EXERCISE –
Once the line containing "Using the cofunction" is found, return it and every line that follows, up to and including the final line of the material, exactly as written.

RECORDS FOR THE TASK –
=== Begin Enclosure ===

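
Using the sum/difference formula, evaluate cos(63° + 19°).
cos(63° + 19°) = cos 63° cos 19° - sin 63° sin 19° = 0.1392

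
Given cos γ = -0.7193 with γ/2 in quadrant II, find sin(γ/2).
sin(γ/2) = ±√((1 - cos γ)/2); positive since γ/2 ∈ QII, so sin(γ/2) = 0.9272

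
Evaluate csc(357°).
csc(357°) = -19.11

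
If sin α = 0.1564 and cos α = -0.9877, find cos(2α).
cos(2α) = cos²α - sin²α = 0.9511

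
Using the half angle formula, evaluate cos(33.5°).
cos(33.5°) = √((1 + cos 67°)/2) = 0.8339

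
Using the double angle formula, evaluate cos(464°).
cos(464°) = cos²232° - sin²232° = -0.2419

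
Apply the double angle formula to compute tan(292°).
tan(292°) = 2 tan 146° / (1 - tan²146°) = -2.475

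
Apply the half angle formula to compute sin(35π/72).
sin(35π/72) = √((1 - cos 35π/36)/2) = 0.999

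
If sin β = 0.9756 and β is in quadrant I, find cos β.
cos β = 0.2196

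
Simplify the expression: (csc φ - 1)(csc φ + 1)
(csc φ - 1)(csc φ + 1) = cot²φ (using Diff. of squares)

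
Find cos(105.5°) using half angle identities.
cos(105.5°) = -√((1 + cos 211°)/2) = -0.2672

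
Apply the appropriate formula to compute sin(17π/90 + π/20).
sin(17π/90 + π/20) = sin 17π/90 cos π/20 + cos 17π/90 sin π/20 = 0.682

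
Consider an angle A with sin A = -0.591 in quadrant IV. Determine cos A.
cos A = √(1 - sin²A) = 0.8067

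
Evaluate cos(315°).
cos(315°) = √2/2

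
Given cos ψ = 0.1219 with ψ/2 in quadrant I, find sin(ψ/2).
sin(ψ/2) = ±√((1 - cos ψ)/2); positive since ψ/2 ∈ QI, so sin(ψ/2) = 0.6626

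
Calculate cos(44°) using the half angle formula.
cos(44°) = √((1 + cos 88°)/2) = 0.7193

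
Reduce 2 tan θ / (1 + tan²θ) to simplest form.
2 tan θ / (1 + tan²θ) = sin(2θ) (using Double angle)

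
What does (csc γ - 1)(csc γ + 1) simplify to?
(csc γ - 1)(csc γ + 1) = cot²γ (using Diff. of squares)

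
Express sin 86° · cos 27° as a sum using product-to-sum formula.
sin 86° cos 27° = (1/2)[sin(86°+27°) + sin(86°-27°)]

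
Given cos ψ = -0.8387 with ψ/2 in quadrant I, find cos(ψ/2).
cos(ψ/2) = ±√((1 + cos ψ)/2); positive since ψ/2 ∈ QI, so cos(ψ/2) = 0.284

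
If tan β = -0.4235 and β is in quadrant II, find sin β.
sin β = 0.39 (using tan²β + 1 = sec²β)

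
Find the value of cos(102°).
cos(102°) = -0.2079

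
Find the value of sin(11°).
sin(11°) = 0.1908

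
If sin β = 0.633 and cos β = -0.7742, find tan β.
tan β = sin β / cos β = -0.8176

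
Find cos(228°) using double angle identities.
cos(228°) = cos²114° - sin²114° = -0.6691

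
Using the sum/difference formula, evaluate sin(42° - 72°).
sin(42° - 72°) = sin 42° cos 72° - cos 42° sin 72° = -1/2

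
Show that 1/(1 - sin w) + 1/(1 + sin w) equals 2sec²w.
LHS = [(1 + sin w) + (1 - sin w)] / [(1 - sin w)(1 + sin w)] = 2/(1 - sin²w) = 2/cos²w = 2sec²w = RHS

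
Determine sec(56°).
sec(56°) = 1.788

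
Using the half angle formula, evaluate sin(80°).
sin(80°) = √((1 - cos 160°)/2) = 0.9848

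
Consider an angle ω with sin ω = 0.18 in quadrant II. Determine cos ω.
cos ω = ±√(1 - sin²ω) = -0.9837 (negative in QII)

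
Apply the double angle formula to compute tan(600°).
tan(600°) = 2 tan 300° / (1 - tan²300°) = √3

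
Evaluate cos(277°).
cos(277°) = 0.1219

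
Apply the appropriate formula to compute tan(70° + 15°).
tan(70° + 15°) = (tan 70° + tan 15°)/(1 - tan 70° tan 15°) = 11.43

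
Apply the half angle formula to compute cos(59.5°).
cos(59.5°) = √((1 + cos 119°)/2) = 0.5075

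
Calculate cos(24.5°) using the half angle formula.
cos(24.5°) = √((1 + cos 49°)/2) = 0.91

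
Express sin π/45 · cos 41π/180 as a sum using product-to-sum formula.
sin π/45 cos 41π/180 = (1/2)[sin(π/45+41π/180) + sin(π/45-41π/180)]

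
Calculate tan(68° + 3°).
tan(68° + 3°) = (tan 68° + tan 3°)/(1 - tan 68° tan 3°) = 2.904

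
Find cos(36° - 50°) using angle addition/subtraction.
cos(36° - 50°) = cos 36° cos 50° + sin 36° sin 50° = 0.9703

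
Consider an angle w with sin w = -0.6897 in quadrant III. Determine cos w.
cos w = ±√(1 - sin²w) = -0.7241 (negative in QIII)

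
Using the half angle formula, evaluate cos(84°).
cos(84°) = √((1 + cos 168°)/2) = 0.1045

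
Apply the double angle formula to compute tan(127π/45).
tan(127π/45) = 2 tan 127π/90 / (1 - tan²127π/90) = -0.6249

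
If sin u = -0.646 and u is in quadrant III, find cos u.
cos u = -0.7633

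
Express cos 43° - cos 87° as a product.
cos 43° - cos 87° = -2 sin(65°) sin(-22°)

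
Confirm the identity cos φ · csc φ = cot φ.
LHS = cos φ · (1/sin φ) = cos φ/sin φ = cot φ = RHS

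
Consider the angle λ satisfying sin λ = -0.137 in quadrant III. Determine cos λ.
cos λ = ±√(1 - sin²λ) = -0.9906 (negative in QIII)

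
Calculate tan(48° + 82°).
tan(48° + 82°) = (tan 48° + tan 82°)/(1 - tan 48° tan 82°) = -1.192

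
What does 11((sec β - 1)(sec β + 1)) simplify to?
11((sec β - 1)(sec β + 1)) = 11(tan²β) (using Diff. of squares)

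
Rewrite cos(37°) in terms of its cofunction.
cos(37°) = sin(90° - 37°) = sin(53°)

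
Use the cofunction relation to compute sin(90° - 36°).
sin(90° - 36°) = cos(36°) = 0.809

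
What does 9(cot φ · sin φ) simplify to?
9(cot φ · sin φ) = 9(cos φ) (using Quotient identity)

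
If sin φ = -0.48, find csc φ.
csc φ = 1/sin φ = -2.083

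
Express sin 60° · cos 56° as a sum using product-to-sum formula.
sin 60° cos 56° = (1/2)[sin(60°+56°) + sin(60°-56°)]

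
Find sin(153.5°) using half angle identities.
sin(153.5°) = √((1 - cos 307°)/2) = 0.4462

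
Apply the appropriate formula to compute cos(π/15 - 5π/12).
cos(π/15 - 5π/12) = cos π/15 cos 5π/12 + sin π/15 sin 5π/12 = 0.454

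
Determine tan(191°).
tan(191°) = 0.1944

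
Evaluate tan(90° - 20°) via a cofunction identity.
tan(90° - 20°) = cot(20°) = 2.747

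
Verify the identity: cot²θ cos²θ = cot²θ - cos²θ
RHS = cos²θ/sin²θ - cos²θ = cos²θ(1/sin²θ - 1) = cos²θ · (1 - sin²θ)/sin²θ = cos²θ · cos²θ/sin²θ = cos²θ · cot²θ = LHS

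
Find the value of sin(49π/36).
sin(49π/36) = -0.9063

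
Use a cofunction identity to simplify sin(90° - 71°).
sin(90° - 71°) = cos(71°)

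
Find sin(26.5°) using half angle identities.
sin(26.5°) = √((1 - cos 53°)/2) = 0.4462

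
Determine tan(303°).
tan(303°) = -1.54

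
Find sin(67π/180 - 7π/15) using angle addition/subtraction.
sin(67π/180 - 7π/15) = sin 67π/180 cos 7π/15 - cos 67π/180 sin 7π/15 = -0.2924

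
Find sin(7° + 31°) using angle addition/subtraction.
sin(7° + 31°) = sin 7° cos 31° + cos 7° sin 31° = 0.6157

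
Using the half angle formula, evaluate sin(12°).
sin(12°) = √((1 - cos 24°)/2) = 0.2079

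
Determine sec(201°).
sec(201°) = -1.071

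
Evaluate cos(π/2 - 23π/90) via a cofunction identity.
cos(π/2 - 23π/90) = sin(23π/90) = 0.7193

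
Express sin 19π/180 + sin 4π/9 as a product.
sin 19π/180 + sin 4π/9 = 2 sin(11π/40) cos(-61π/360)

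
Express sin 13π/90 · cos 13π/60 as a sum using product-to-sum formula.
sin 13π/90 cos 13π/60 = (1/2)[sin(13π/90+13π/60) + sin(13π/90-13π/60)]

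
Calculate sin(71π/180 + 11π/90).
sin(71π/180 + 11π/90) = sin 71π/180 cos 11π/90 + cos 71π/180 sin 11π/90 = 0.9986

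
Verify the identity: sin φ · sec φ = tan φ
LHS = sin φ · (1/cos φ) = sin φ/cos φ = tan φ = RHS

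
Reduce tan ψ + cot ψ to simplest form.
tan ψ + cot ψ = sec ψ csc ψ (using Quotient identities)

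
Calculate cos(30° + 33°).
cos(30° + 33°) = cos 30° cos 33° - sin 30° sin 33° = 0.454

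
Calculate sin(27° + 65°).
sin(27° + 65°) = sin 27° cos 65° + cos 27° sin 65° = 0.9994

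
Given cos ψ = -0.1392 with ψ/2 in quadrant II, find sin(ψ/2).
sin(ψ/2) = ±√((1 - cos ψ)/2); positive since ψ/2 ∈ QII, so sin(ψ/2) = 0.7547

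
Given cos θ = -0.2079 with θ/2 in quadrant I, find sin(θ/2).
sin(θ/2) = ±√((1 - cos θ)/2); positive since θ/2 ∈ QI, so sin(θ/2) = 0.7771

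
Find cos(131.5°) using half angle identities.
cos(131.5°) = -√((1 + cos 263°)/2) = -0.6626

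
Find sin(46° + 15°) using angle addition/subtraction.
sin(46° + 15°) = sin 46° cos 15° + cos 46° sin 15° = 0.8746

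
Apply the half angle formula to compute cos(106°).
cos(106°) = -√((1 + cos 212°)/2) = -0.2756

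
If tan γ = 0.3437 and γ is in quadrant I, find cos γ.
cos γ = 0.9457 (using tan²γ + 1 = sec²γ)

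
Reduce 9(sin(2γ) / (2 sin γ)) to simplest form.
9(sin(2γ) / (2 sin γ)) = 9(cos γ) (using Double angle)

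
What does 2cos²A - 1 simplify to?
2cos²A - 1 = cos(2A) (using Double angle)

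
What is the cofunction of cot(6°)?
cot(6°) = tan(90° - 6°) = tan(84°)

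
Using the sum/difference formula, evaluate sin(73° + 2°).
sin(73° + 2°) = sin 73° cos 2° + cos 73° sin 2° = (√6+√2)/4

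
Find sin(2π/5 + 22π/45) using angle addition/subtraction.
sin(2π/5 + 22π/45) = sin 2π/5 cos 22π/45 + cos 2π/5 sin 22π/45 = 0.342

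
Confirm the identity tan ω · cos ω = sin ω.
LHS = (sin ω/cos ω) · cos ω = sin ω = RHS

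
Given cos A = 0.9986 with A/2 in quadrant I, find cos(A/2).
cos(A/2) = ±√((1 + cos A)/2); positive since A/2 ∈ QI, so cos(A/2) = 0.9996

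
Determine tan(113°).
tan(113°) = -2.356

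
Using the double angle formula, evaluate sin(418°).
sin(418°) = 2 sin 209° cos 209° = 0.848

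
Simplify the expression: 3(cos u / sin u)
3(cos u / sin u) = 3(cot u) (using Quotient identity)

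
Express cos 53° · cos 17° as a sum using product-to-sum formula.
cos 53° cos 17° = (1/2)[cos(53°-17°) + cos(53°+17°)]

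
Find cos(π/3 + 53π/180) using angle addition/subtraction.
cos(π/3 + 53π/180) = cos π/3 cos 53π/180 - sin π/3 sin 53π/180 = -0.3907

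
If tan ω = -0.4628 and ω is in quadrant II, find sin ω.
sin ω = 0.42 (using tan²ω + 1 = sec²ω)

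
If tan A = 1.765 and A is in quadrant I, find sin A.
sin A = 0.8701 (using tan²A + 1 = sec²A)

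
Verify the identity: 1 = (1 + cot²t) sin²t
RHS = csc²t · sin²t = (1/sin²t) · sin²t = 1 = LHS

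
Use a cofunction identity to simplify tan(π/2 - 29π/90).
tan(π/2 - 29π/90) = cot(29π/90)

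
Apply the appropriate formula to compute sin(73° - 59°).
sin(73° - 59°) = sin 73° cos 59° - cos 73° sin 59° = 0.2419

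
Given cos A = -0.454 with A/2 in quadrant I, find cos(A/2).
cos(A/2) = ±√((1 + cos A)/2); positive since A/2 ∈ QI, so cos(A/2) = 0.5225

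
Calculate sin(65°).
sin(65°) = 0.9063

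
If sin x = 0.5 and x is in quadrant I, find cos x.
cos x = 0.866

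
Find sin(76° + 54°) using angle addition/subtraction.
sin(76° + 54°) = sin 76° cos 54° + cos 76° sin 54° = 0.766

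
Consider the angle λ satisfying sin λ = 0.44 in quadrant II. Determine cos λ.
cos λ = ±√(1 - sin²λ) = -0.898 (negative in QII)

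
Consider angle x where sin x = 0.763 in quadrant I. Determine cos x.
cos x = √(1 - sin²x) = 0.6464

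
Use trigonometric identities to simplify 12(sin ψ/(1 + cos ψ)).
12(sin ψ/(1 + cos ψ)) = 12(tan(ψ/2)) (using Half angle)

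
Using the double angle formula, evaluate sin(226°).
sin(226°) = 2 sin 113° cos 113° = -0.7193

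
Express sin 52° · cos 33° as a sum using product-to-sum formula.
sin 52° cos 33° = (1/2)[sin(52°+33°) + sin(52°-33°)]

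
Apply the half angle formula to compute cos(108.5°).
cos(108.5°) = -√((1 + cos 217°)/2) = -0.3173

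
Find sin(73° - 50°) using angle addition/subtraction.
sin(73° - 50°) = sin 73° cos 50° - cos 73° sin 50° = 0.3907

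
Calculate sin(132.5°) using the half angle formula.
sin(132.5°) = √((1 - cos 265°)/2) = 0.7373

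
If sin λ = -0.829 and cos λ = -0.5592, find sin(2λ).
sin(2λ) = 2 sin λ cos λ = 0.9272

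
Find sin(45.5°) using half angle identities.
sin(45.5°) = √((1 - cos 91°)/2) = 0.7133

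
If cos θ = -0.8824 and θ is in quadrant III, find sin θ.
sin θ = -0.4705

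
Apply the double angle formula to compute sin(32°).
sin(32°) = 2 sin 16° cos 16° = 0.5299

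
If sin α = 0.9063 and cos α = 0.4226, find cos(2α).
cos(2α) = cos²α - sin²α = -0.6428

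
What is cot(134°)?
cot(134°) = -0.9657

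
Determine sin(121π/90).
sin(121π/90) = -0.8829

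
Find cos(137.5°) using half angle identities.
cos(137.5°) = -√((1 + cos 275°)/2) = -0.7373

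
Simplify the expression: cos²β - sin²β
cos²β - sin²β = cos(2β) (using Double angle)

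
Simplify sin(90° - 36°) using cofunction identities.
sin(90° - 36°) = cos(36°)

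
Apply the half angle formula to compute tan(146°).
tan(146°) = sin 292° / (1 + cos 292°) = -0.6745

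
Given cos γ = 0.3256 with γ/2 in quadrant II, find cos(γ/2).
cos(γ/2) = ±√((1 + cos γ)/2); negative since γ/2 ∈ QII, so cos(γ/2) = -0.8141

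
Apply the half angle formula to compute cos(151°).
cos(151°) = -√((1 + cos 302°)/2) = -0.8746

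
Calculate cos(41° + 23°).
cos(41° + 23°) = cos 41° cos 23° - sin 41° sin 23° = 0.4384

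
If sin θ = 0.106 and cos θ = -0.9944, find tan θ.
tan θ = sin θ / cos θ = -0.1066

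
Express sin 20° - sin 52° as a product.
sin 20° - sin 52° = 2 cos(36°) sin(-16°)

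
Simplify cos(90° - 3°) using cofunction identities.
cos(90° - 3°) = sin(3°)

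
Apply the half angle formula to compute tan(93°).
tan(93°) = sin 186° / (1 + cos 186°) = -19.08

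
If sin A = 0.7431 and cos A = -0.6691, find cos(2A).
cos(2A) = cos²A - sin²A = -0.1045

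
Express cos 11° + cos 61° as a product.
cos 11° + cos 61° = 2 cos(36°) cos(-25°)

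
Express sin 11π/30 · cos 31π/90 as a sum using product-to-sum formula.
sin 11π/30 cos 31π/90 = (1/2)[sin(11π/30+31π/90) + sin(11π/30-31π/90)]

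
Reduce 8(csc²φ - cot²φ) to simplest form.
8(csc²φ - cot²φ) = 8 (using Pythagorean identity)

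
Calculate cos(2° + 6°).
cos(2° + 6°) = cos 2° cos 6° - sin 2° sin 6° = 0.9903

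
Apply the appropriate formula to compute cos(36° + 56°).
cos(36° + 56°) = cos 36° cos 56° - sin 36° sin 56° = -0.0349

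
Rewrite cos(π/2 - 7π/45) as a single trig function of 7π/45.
cos(π/2 - 7π/45) = sin(7π/45)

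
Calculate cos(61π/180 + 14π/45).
cos(61π/180 + 14π/45) = cos 61π/180 cos 14π/45 - sin 61π/180 sin 14π/45 = -0.454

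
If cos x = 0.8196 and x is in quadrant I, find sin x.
sin x = 0.5729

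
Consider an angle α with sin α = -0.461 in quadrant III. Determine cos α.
cos α = ±√(1 - sin²α) = -0.8874 (negative in QIII)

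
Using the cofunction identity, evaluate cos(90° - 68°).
cos(90° - 68°) = sin(68°) = 0.9272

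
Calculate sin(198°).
sin(198°) = -0.309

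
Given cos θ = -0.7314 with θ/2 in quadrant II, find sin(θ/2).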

=== End Enclosure ===

RESULT FOR THIS TASK –
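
Using the cofunction identity, evaluate cos(90° - 68°).
cos(90° - 68°) = sin(68°) = 0.9272

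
Calculate sin(198°).
sin(198°) = -0.309

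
Given cos θ = -0.7314 with θ/2 in quadrant II, find sin(θ/2).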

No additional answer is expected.